Records shown →
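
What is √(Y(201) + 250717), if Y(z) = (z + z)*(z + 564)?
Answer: √558247 ≈ 747.16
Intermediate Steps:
Y(z) = 2*z*(564 + z) (Y(z) = (2*z)*(564 + z) = 2*z*(564 + z))
√(Y(201) + 250717) = √(2*201*(564 + 201) + 250717) = √(2*201*765 + 250717) = √(307530 + 250717) = √558247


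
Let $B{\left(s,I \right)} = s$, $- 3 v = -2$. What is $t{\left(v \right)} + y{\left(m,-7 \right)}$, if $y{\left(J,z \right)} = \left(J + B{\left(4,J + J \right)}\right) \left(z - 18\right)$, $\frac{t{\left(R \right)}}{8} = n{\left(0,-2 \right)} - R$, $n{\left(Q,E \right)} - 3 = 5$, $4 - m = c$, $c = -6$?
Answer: $- \frac{874}{3} \approx -291.33$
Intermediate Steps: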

Exercise brief →
Only the lines holding the string "What" are needed; copy each of them from the material above.

Expected answer →
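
What is √(Y(201) + 250717), if Y(z) = (z + z)*(z + 564)?
Let $B{\left(s,I \right)} = s$, $- 3 v = -2$. What is $t{\left(v \right)} + y{\left(m,-7 \right)}$, if $y{\left(J,z \right)} = \left(J + B{\left(4,J + J \right)}\right) \left(z - 18\right)$, $\frac{t{\left(R \right)}}{8} = n{\left(0,-2 \right)} - R$, $n{\left(Q,E \right)} - 3 = 5$, $4 - m = c$, $c = -6$?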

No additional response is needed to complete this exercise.